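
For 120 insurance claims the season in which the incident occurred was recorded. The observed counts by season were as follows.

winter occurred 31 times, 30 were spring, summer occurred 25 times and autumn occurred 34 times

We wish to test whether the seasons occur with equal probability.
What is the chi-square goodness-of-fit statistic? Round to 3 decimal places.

Under H₀ each category has probability 1/4, so each expected count is 120/4 = 30.
χ² = (31−30)²/30 + (30−30)²/30 + (25−30)²/30 + (34−30)²/30
   = 0.0333 + 0.0000 + 0.8333 + 0.5333
Sum = 1.400

1.400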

What you have to do
Go through the material above and copy each line that holds the string "occurred".

Output for this task
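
For 120 insurance claims the season in which the incident occurred was recorded. The observed counts by season were as follows.
winter occurred 31 times, 30 were spring, summer occurred 25 times and autumn occurred 34 times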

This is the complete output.